### Exercise directions
Each entry should be written out once more, exactly as given below.

(Input for this task Opens)

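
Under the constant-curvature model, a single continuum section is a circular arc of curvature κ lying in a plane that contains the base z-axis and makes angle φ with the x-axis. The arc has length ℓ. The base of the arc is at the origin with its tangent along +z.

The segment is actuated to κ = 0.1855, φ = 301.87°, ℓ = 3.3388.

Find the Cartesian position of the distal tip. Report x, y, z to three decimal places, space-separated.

0.529 -0.850 3.129

θ = κ·ℓ = 0.1855 × 3.3388 = 0.61935 rad
ρ = (1 − cos θ)/κ = (1 − 0.81426)/0.1855 = 1.00131
z = sin θ / κ = 0.58050/0.1855 = 3.12940
x = ρ cos φ = 1.00131 × cos(301.87°) = 0.52868
y = ρ sin φ = 1.00131 × sin(301.87°) = -0.85036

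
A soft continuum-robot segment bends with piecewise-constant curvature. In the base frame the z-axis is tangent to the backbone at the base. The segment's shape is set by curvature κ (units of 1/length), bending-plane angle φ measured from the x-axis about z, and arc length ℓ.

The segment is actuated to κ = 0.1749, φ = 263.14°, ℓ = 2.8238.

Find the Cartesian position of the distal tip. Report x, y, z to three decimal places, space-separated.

θ = κ·ℓ = 0.1749 × 2.8238 = 0.49388 rad
ρ = (1 − cos θ)/κ = (1 − 0.88050)/0.1749 = 0.68325
z = sin θ / κ = 0.47405/0.1749 = 2.71040
x = ρ cos φ = 0.68325 × cos(263.14°) = -0.08161
y = ρ sin φ = 0.68325 × sin(263.14°) = -0.67836

-0.082 -0.678 2.710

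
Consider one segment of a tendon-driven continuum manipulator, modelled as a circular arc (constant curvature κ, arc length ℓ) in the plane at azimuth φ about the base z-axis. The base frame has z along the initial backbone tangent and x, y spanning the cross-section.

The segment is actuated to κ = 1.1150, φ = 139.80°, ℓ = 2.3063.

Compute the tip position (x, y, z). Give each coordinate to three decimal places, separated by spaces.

θ = κ·ℓ = 1.1150 × 2.3063 = 2.57152 rad
ρ = (1 − cos θ)/κ = (1 − -0.84186)/1.1150 = 1.65190
z = sin θ / κ = 0.53969/1.1150 = 0.48403
x = ρ cos φ = 1.65190 × cos(139.80°) = -1.26171
y = ρ sin φ = 1.65190 × sin(139.80°) = 1.06623

-1.262 1.066 0.484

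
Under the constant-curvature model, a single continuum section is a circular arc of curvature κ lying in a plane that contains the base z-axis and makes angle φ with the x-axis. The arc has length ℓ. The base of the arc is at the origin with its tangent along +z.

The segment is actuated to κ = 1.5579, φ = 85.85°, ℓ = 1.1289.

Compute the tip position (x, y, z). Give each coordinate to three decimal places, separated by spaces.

0.055 0.760 0.631

θ = κ·ℓ = 1.5579 × 1.1289 = 1.75871 rad
ρ = (1 − cos θ)/κ = (1 − -0.18681)/1.5579 = 0.76180
z = sin θ / κ = 0.98240/1.5579 = 0.63059
x = ρ cos φ = 0.76180 × cos(85.85°) = 0.05513
y = ρ sin φ = 0.76180 × sin(85.85°) = 0.75981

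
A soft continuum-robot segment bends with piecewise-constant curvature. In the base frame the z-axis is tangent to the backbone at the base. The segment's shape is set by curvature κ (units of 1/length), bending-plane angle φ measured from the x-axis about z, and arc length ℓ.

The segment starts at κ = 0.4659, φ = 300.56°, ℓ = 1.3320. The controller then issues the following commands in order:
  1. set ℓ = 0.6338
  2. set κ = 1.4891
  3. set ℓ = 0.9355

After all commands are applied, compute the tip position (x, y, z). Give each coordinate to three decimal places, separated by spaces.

initial: κ=0.4659, φ=300.56°, ℓ=1.3320
cmd 1: set ℓ=0.6338 → (κ,φ,ℓ)=(0.4659,300.56°,0.6338) → tip=(0.0472,-0.0800,0.6246)
cmd 2: set κ=1.4891 → (κ,φ,ℓ)=(1.4891,300.56°,0.6338) → tip=(0.1411,-0.2390,0.5438)
cmd 3: set ℓ=0.9355 → (κ,φ,ℓ)=(1.4891,300.56°,0.9355) → tip=(0.2811,-0.4760,0.6610)

0.281 -0.476 0.661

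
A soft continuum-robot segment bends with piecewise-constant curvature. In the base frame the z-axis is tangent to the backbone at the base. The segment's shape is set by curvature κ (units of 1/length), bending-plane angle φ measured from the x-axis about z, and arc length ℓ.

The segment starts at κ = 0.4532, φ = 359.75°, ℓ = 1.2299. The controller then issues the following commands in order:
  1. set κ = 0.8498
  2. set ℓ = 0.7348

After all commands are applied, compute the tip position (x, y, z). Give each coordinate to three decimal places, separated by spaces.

0.222 -0.001 0.688

initial: κ=0.4532, φ=359.75°, ℓ=1.2299
cmd 1: set κ=0.8498 → (κ,φ,ℓ)=(0.8498,359.75°,1.2299) → tip=(0.5863,-0.0026,1.0179)
cmd 2: set ℓ=0.7348 → (κ,φ,ℓ)=(0.8498,359.75°,0.7348) → tip=(0.2221,-0.0010,0.6880)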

(Input for this task Closes)

### The answer
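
Under the constant-curvature model, a single continuum section is a circular arc of curvature κ lying in a plane that contains the base z-axis and makes angle φ with the x-axis. The arc has length ℓ. The base of the arc is at the origin with its tangent along +z.

The segment is actuated to κ = 0.1855, φ = 301.87°, ℓ = 3.3388.

Find the Cartesian position of the distal tip. Report x, y, z to three decimal places, space-separated.

0.529 -0.850 3.129

θ = κ·ℓ = 0.1855 × 3.3388 = 0.61935 rad
ρ = (1 − cos θ)/κ = (1 − 0.81426)/0.1855 = 1.00131
z = sin θ / κ = 0.58050/0.1855 = 3.12940
x = ρ cos φ = 1.00131 × cos(301.87°) = 0.52868
y = ρ sin φ = 1.00131 × sin(301.87°) = -0.85036

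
A soft continuum-robot segment bends with piecewise-constant curvature. In the base frame the z-axis is tangent to the backbone at the base. The segment's shape is set by curvature κ (units of 1/length), bending-plane angle φ measured from the x-axis about z, and arc length ℓ.

The segment is actuated to κ = 0.1749, φ = 263.14°, ℓ = 2.8238.

Find the Cartesian position of the distal tip. Report x, y, z to three decimal places, space-separated.

θ = κ·ℓ = 0.1749 × 2.8238 = 0.49388 rad
ρ = (1 − cos θ)/κ = (1 − 0.88050)/0.1749 = 0.68325
z = sin θ / κ = 0.47405/0.1749 = 2.71040
x = ρ cos φ = 0.68325 × cos(263.14°) = -0.08161
y = ρ sin φ = 0.68325 × sin(263.14°) = -0.67836

-0.082 -0.678 2.710

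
Consider one segment of a tendon-driven continuum manipulator, modelled as a circular arc (constant curvature κ, arc length ℓ) in the plane at azimuth φ about the base z-axis. The base frame has z along the initial backbone tangent and x, y spanning the cross-section.

The segment is actuated to κ = 1.1150, φ = 139.80°, ℓ = 2.3063.

Compute the tip position (x, y, z). Give each coordinate to three decimal places, separated by spaces.

θ = κ·ℓ = 1.1150 × 2.3063 = 2.57152 rad
ρ = (1 − cos θ)/κ = (1 − -0.84186)/1.1150 = 1.65190
z = sin θ / κ = 0.53969/1.1150 = 0.48403
x = ρ cos φ = 1.65190 × cos(139.80°) = -1.26171
y = ρ sin φ = 1.65190 × sin(139.80°) = 1.06623

-1.262 1.066 0.484

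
Under the constant-curvature model, a single continuum section is a circular arc of curvature κ lying in a plane that contains the base z-axis and makes angle φ with the x-axis. The arc has length ℓ. The base of the arc is at the origin with its tangent along +z.

The segment is actuated to κ = 1.5579, φ = 85.85°, ℓ = 1.1289.

Compute the tip position (x, y, z). Give each coordinate to three decimal places, separated by spaces.

0.055 0.760 0.631

θ = κ·ℓ = 1.5579 × 1.1289 = 1.75871 rad
ρ = (1 − cos θ)/κ = (1 − -0.18681)/1.5579 = 0.76180
z = sin θ / κ = 0.98240/1.5579 = 0.63059
x = ρ cos φ = 0.76180 × cos(85.85°) = 0.05513
y = ρ sin φ = 0.76180 × sin(85.85°) = 0.75981

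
A soft continuum-robot segment bends with piecewise-constant curvature. In the base frame the z-axis is tangent to the backbone at the base. The segment's shape is set by curvature κ (units of 1/length), bending-plane angle φ measured from the x-axis about z, and arc length ℓ.

The segment starts at κ = 0.4659, φ = 300.56°, ℓ = 1.3320. The controller then issues the following commands in order:
  1. set ℓ = 0.6338
  2. set κ = 1.4891
  3. set ℓ = 0.9355

After all commands are applied, compute the tip position (x, y, z). Give each coordinate to three decimal places, separated by spaces.

initial: κ=0.4659, φ=300.56°, ℓ=1.3320
cmd 1: set ℓ=0.6338 → (κ,φ,ℓ)=(0.4659,300.56°,0.6338) → tip=(0.0472,-0.0800,0.6246)
cmd 2: set κ=1.4891 → (κ,φ,ℓ)=(1.4891,300.56°,0.6338) → tip=(0.1411,-0.2390,0.5438)
cmd 3: set ℓ=0.9355 → (κ,φ,ℓ)=(1.4891,300.56°,0.9355) → tip=(0.2811,-0.4760,0.6610)

0.281 -0.476 0.661

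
A soft continuum-robot segment bends with piecewise-constant curvature. In the base frame the z-axis is tangent to the backbone at the base. The segment's shape is set by curvature κ (units of 1/length), bending-plane angle φ measured from the x-axis about z, and arc length ℓ.

The segment starts at κ = 0.4532, φ = 359.75°, ℓ = 1.2299. The controller then issues the following commands in order:
  1. set κ = 0.8498
  2. set ℓ = 0.7348

After all commands are applied, compute the tip position (x, y, z). Give each coordinate to three decimal places, separated by spaces.

0.222 -0.001 0.688

initial: κ=0.4532, φ=359.75°, ℓ=1.2299
cmd 1: set κ=0.8498 → (κ,φ,ℓ)=(0.8498,359.75°,1.2299) → tip=(0.5863,-0.0026,1.0179)
cmd 2: set ℓ=0.7348 → (κ,φ,ℓ)=(0.8498,359.75°,0.7348) → tip=(0.2221,-0.0010,0.6880)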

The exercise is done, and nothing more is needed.